Supplied data =>
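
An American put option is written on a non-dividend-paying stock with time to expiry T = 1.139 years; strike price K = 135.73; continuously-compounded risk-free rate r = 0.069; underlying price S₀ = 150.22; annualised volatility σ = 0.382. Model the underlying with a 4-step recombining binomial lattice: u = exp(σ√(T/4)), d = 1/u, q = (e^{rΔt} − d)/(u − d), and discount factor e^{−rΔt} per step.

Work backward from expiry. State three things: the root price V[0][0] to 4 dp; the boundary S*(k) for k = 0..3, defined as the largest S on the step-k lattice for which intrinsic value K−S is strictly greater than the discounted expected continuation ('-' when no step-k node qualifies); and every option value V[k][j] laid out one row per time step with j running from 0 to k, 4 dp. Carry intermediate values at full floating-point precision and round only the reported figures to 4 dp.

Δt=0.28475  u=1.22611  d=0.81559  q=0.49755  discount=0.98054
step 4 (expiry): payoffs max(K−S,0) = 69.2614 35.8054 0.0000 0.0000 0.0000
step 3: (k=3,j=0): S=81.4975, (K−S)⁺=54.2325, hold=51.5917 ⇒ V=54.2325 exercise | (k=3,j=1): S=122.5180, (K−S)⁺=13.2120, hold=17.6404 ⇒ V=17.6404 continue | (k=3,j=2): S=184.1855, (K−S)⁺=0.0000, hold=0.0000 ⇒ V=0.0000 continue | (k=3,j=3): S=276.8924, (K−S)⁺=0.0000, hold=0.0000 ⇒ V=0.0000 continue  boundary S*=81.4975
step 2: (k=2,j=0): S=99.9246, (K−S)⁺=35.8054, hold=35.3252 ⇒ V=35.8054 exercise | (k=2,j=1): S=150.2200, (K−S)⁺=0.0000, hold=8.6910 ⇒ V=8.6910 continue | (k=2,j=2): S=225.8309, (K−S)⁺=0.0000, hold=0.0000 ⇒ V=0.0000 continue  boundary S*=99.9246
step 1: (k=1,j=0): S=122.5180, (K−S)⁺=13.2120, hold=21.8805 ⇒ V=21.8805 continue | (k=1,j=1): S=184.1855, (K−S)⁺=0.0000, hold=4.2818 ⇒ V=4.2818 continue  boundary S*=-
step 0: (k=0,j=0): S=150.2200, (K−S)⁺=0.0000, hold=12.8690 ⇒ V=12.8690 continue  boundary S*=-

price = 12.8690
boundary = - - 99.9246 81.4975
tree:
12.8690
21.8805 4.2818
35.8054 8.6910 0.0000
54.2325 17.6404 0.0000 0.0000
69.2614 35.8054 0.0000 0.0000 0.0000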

...

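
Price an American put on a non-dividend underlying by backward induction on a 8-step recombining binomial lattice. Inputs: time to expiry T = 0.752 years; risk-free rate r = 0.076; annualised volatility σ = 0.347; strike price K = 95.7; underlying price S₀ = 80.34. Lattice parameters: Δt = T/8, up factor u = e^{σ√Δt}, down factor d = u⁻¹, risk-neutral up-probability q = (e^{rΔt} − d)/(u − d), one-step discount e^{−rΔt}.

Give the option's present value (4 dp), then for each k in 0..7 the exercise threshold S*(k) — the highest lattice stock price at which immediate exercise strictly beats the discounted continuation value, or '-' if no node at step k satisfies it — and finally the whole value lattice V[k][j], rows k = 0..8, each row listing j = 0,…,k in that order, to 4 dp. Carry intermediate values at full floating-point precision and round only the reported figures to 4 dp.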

--

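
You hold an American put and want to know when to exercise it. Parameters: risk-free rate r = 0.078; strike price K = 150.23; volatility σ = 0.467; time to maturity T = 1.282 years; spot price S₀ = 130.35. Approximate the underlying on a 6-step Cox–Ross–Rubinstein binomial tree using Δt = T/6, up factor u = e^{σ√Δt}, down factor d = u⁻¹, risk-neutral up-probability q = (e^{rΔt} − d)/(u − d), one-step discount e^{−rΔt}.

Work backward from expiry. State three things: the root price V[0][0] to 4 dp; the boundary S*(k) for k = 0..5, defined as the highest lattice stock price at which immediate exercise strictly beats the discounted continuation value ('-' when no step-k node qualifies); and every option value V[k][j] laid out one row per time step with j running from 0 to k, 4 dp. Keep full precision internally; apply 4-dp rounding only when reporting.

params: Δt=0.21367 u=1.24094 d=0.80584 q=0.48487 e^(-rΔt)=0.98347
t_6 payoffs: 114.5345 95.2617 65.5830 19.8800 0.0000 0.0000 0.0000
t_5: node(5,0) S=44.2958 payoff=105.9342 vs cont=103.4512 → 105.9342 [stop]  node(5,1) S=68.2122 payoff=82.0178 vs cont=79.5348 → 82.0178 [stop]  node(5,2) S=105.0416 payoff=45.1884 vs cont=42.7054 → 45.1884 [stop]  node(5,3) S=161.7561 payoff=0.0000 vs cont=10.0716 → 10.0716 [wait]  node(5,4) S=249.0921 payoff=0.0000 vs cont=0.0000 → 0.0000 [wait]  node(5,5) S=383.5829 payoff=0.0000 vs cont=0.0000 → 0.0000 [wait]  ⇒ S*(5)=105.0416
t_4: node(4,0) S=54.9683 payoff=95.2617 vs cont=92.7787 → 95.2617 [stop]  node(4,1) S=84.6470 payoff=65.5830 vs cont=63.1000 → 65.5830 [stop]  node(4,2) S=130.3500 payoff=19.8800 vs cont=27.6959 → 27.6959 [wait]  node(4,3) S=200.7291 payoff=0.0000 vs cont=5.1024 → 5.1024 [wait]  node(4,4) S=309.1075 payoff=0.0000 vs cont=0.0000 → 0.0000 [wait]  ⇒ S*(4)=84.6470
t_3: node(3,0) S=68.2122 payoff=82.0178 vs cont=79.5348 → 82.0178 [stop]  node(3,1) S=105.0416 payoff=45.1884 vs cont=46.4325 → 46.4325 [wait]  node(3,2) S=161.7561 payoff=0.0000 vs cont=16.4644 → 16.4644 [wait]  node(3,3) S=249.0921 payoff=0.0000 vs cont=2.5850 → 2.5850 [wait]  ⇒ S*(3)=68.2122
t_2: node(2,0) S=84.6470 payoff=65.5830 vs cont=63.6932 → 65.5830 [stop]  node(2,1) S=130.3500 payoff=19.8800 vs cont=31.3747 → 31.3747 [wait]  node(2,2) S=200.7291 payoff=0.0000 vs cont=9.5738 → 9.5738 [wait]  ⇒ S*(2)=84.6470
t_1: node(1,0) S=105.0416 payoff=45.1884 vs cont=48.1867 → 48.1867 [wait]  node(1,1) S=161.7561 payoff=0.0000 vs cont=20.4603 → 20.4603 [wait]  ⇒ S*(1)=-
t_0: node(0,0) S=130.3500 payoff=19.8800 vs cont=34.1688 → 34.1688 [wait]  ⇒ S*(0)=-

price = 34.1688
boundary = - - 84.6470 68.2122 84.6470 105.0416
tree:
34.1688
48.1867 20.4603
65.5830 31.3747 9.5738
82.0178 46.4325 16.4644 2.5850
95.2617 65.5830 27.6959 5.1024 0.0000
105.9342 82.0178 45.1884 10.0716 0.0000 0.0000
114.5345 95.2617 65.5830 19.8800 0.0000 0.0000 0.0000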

The problem => Copy out all lines from the material above that contain the string "risk".

Solved exercise =>
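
An American put option is written on a non-dividend-paying stock with time to expiry T = 1.139 years; strike price K = 135.73; continuously-compounded risk-free rate r = 0.069; underlying price S₀ = 150.22; annualised volatility σ = 0.382. Model the underlying with a 4-step recombining binomial lattice: u = exp(σ√(T/4)), d = 1/u, q = (e^{rΔt} − d)/(u − d), and discount factor e^{−rΔt} per step.
Price an American put on a non-dividend underlying by backward induction on a 8-step recombining binomial lattice. Inputs: time to expiry T = 0.752 years; risk-free rate r = 0.076; annualised volatility σ = 0.347; strike price K = 95.7; underlying price S₀ = 80.34. Lattice parameters: Δt = T/8, up factor u = e^{σ√Δt}, down factor d = u⁻¹, risk-neutral up-probability q = (e^{rΔt} − d)/(u − d), one-step discount e^{−rΔt}.
You hold an American put and want to know when to exercise it. Parameters: risk-free rate r = 0.078; strike price K = 150.23; volatility σ = 0.467; time to maturity T = 1.282 years; spot price S₀ = 130.35. Approximate the underlying on a 6-step Cox–Ross–Rubinstein binomial tree using Δt = T/6, up factor u = e^{σ√Δt}, down factor d = u⁻¹, risk-neutral up-probability q = (e^{rΔt} − d)/(u − d), one-step discount e^{−rΔt}.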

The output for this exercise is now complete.